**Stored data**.
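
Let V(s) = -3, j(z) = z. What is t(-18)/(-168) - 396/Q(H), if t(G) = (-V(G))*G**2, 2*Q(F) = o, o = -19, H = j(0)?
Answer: 9549/266 ≈ 35.898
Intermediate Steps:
H = 0
Q(F) = -19/2 (Q(F) = (1/2)*(-19) = -19/2)
t(G) = 3*G**2 (t(G) = (-1*(-3))*G**2 = 3*G**2)
t(-18)/(-168) - 396/Q(H) = (3*(-18)**2)/(-168) - 396/(-19/2) = (3*324)*(-1/168) - 396*(-2/19) = 972*(-1/168) + 792/19 = -81/14 + 792/19 = 9549/266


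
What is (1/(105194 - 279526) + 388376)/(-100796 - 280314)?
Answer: -67706364831/66439668520 ≈ -1.0191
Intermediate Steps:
(1/(105194 - 279526) + 388376)/(-100796 - 280314) = (1/(-174332) + 388376)/(-381110) = (-1/174332 + 388376)*(-1/381110) = (67706364831/174332)*(-1/381110) = -67706364831/66439668520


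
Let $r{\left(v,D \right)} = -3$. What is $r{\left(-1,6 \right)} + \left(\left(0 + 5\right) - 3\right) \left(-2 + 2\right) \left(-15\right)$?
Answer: $-3$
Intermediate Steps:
$r{\left(-1,6 \right)} + \left(\left(0 + 5\right) - 3\right) \left(-2 + 2\right) \left(-15\right) = -3 + \left(\left(0 + 5\right) - 3\right) \left(-2 + 2\right) \left(-15\right) = -3 + \left(5 - 3\right) 0 \left(-15\right) = -3 + 2 \cdot 0 \left(-15\right) = -3 + 0 \left(-15\right) = -3 + 0 = -3$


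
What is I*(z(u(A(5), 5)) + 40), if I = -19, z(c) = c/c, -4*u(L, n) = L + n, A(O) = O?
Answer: -779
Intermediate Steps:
u(L, n) = -L/4 - n/4 (u(L, n) = -(L + n)/4 = -L/4 - n/4)
z(c) = 1
I*(z(u(A(5), 5)) + 40) = -19*(1 + 40) = -19*41 = -779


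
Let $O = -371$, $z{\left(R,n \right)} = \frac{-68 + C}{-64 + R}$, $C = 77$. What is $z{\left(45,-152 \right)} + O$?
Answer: $- \frac{7058}{19} \approx -371.47$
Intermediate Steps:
$z{\left(R,n \right)} = \frac{9}{-64 + R}$ ($z{\left(R,n \right)} = \frac{-68 + 77}{-64 + R} = \frac{9}{-64 + R}$)
$z{\left(45,-152 \right)} + O = \frac{9}{-64 + 45} - 371 = \frac{9}{-19} - 371 = 9 \left(- \frac{1}{19}\right) - 371 = - \frac{9}{19} - 371 = - \frac{7058}{19}$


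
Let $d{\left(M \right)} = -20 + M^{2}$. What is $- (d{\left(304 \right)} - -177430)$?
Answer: $-269826$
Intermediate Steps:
$- (d{\left(304 \right)} - -177430) = - (\left(-20 + 304^{2}\right) - -177430) = - (\left(-20 + 92416\right) + 177430) = - (92396 + 177430) = \left(-1\right) 269826 = -269826$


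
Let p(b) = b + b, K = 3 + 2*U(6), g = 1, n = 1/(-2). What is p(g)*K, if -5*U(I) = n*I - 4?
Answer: 58/5 ≈ 11.600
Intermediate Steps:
n = -½ ≈ -0.50000
U(I) = ⅘ + I/10 (U(I) = -(-I/2 - 4)/5 = -(-4 - I/2)/5 = ⅘ + I/10)
K = 29/5 (K = 3 + 2*(⅘ + (⅒)*6) = 3 + 2*(⅘ + ⅗) = 3 + 2*(7/5) = 3 + 14/5 = 29/5 ≈ 5.8000)
p(b) = 2*b
p(g)*K = (2*1)*(29/5) = 2*(29/5) = 58/5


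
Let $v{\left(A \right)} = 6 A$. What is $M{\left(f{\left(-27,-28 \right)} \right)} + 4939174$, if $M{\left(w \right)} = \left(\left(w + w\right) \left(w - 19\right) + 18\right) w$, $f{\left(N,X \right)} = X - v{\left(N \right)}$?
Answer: $9071466$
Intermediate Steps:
$f{\left(N,X \right)} = X - 6 N$
$M{\left(w \right)} = w \left(18 + 2 w \left(-19 + w\right)\right)$ ($M{\left(w \right)} = \left(2 w \left(-19 + w\right) + 18\right) w = \left(18 + 2 w \left(-19 + w\right)\right) w = w \left(18 + 2 w \left(-19 + w\right)\right)$)
$M{\left(f{\left(-27,-28 \right)} \right)} + 4939174 = 2 \left(-28 - -162\right) \left(9 + \left(-28 - -162\right)^{2} - 19 \left(-28 - -162\right)\right) + 4939174 = 2 \left(-28 + 162\right) \left(9 + \left(-28 + 162\right)^{2} - 19 \left(-28 + 162\right)\right) + 4939174 = 2 \cdot 134 \left(9 + 134^{2} - 2546\right) + 4939174 = 2 \cdot 134 \left(9 + 17956 - 2546\right) + 4939174 = 2 \cdot 134 \cdot 15419 + 4939174 = 4132292 + 4939174 = 9071466$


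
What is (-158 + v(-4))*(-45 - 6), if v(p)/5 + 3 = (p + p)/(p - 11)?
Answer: 8687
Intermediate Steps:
v(p) = -15 + 10*p/(-11 + p) (v(p) = -15 + 5*((p + p)/(p - 11)) = -15 + 5*((2*p)/(-11 + p)) = -15 + 5*(2*p/(-11 + p)) = -15 + 10*p/(-11 + p))
(-158 + v(-4))*(-45 - 6) = (-158 + 5*(33 - 1*(-4))/(-11 - 4))*(-45 - 6) = (-158 + 5*(33 + 4)/(-15))*(-51) = (-158 + 5*(-1/15)*37)*(-51) = (-158 - 37/3)*(-51) = -511/3*(-51) = 8687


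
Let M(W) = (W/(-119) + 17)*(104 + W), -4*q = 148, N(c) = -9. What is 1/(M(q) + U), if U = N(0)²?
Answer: 119/147659 ≈ 0.00080591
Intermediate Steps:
q = -37 (q = -¼*148 = -37)
M(W) = (17 - W/119)*(104 + W) (M(W) = (W*(-1/119) + 17)*(104 + W) = (-W/119 + 17)*(104 + W) = (17 - W/119)*(104 + W))
U = 81 (U = (-9)² = 81)
1/(M(q) + U) = 1/((1768 - 1/119*(-37)² + (1919/119)*(-37)) + 81) = 1/((1768 - 1/119*1369 - 71003/119) + 81) = 1/((1768 - 1369/119 - 71003/119) + 81) = 1/(138020/119 + 81) = 1/(147659/119) = 119/147659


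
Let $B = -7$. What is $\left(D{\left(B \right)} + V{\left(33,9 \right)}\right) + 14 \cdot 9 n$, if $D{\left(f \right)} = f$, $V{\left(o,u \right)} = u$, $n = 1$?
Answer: $128$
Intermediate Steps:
$\left(D{\left(B \right)} + V{\left(33,9 \right)}\right) + 14 \cdot 9 n = \left(-7 + 9\right) + 14 \cdot 9 \cdot 1 = 2 + 126 \cdot 1 = 2 + 126 = 128$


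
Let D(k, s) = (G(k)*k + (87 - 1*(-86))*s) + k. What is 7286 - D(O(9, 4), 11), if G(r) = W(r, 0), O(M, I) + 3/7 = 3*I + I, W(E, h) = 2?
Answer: 37354/7 ≈ 5336.3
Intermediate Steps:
O(M, I) = -3/7 + 4*I (O(M, I) = -3/7 + (3*I + I) = -3/7 + 4*I)
G(r) = 2
D(k, s) = 3*k + 173*s (D(k, s) = (2*k + (87 - 1*(-86))*s) + k = (2*k + (87 + 86)*s) + k = (2*k + 173*s) + k = 3*k + 173*s)
7286 - D(O(9, 4), 11) = 7286 - (3*(-3/7 + 4*4) + 173*11) = 7286 - (3*(-3/7 + 16) + 1903) = 7286 - (3*(109/7) + 1903) = 7286 - (327/7 + 1903) = 7286 - 1*13648/7 = 7286 - 13648/7 = 37354/7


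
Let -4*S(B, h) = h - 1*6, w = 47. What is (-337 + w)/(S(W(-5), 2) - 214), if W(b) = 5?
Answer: 290/213 ≈ 1.3615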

**Task to carry out**. Up to and including the line with "Answer: -67706364831/66439668520 ≈ -1.0191", repeat the entries exactly, beginning at their first line.

**Result for this exercise**.
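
Let V(s) = -3, j(z) = z. What is t(-18)/(-168) - 396/Q(H), if t(G) = (-V(G))*G**2, 2*Q(F) = o, o = -19, H = j(0)?
Answer: 9549/266 ≈ 35.898
Intermediate Steps:
H = 0
Q(F) = -19/2 (Q(F) = (1/2)*(-19) = -19/2)
t(G) = 3*G**2 (t(G) = (-1*(-3))*G**2 = 3*G**2)
t(-18)/(-168) - 396/Q(H) = (3*(-18)**2)/(-168) - 396/(-19/2) = (3*324)*(-1/168) - 396*(-2/19) = 972*(-1/168) + 792/19 = -81/14 + 792/19 = 9549/266


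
What is (1/(105194 - 279526) + 388376)/(-100796 - 280314)?
Answer: -67706364831/66439668520 ≈ -1.0191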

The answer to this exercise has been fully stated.